Activity - Report every line in the listing that contains the string "starts".

* * *

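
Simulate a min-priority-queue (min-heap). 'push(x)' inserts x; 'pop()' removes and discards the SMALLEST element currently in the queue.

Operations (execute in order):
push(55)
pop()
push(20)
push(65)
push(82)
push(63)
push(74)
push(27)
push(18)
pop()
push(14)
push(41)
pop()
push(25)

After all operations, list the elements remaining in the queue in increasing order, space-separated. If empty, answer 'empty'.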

* * *

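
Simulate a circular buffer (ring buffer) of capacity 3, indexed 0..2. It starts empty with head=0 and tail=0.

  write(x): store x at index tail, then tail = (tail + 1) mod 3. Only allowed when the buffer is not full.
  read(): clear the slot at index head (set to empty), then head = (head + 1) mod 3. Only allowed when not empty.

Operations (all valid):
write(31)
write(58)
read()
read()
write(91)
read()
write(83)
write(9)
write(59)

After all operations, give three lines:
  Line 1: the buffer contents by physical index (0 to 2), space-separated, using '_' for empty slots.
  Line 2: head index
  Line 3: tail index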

* * *

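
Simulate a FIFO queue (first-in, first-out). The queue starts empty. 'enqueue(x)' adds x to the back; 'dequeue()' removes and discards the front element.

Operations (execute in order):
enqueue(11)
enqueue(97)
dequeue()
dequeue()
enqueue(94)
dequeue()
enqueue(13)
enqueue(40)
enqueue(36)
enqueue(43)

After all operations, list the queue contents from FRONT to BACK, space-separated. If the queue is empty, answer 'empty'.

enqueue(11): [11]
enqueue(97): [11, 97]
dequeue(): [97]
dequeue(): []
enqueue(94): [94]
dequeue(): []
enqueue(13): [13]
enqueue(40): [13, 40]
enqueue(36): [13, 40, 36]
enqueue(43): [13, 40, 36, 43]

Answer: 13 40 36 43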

* * *

Finished task -
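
Simulate a circular buffer (ring buffer) of capacity 3, indexed 0..2. It starts empty with head=0 and tail=0.
Simulate a FIFO queue (first-in, first-out). The queue starts empty. 'enqueue(x)' adds x to the back; 'dequeue()' removes and discards the front element.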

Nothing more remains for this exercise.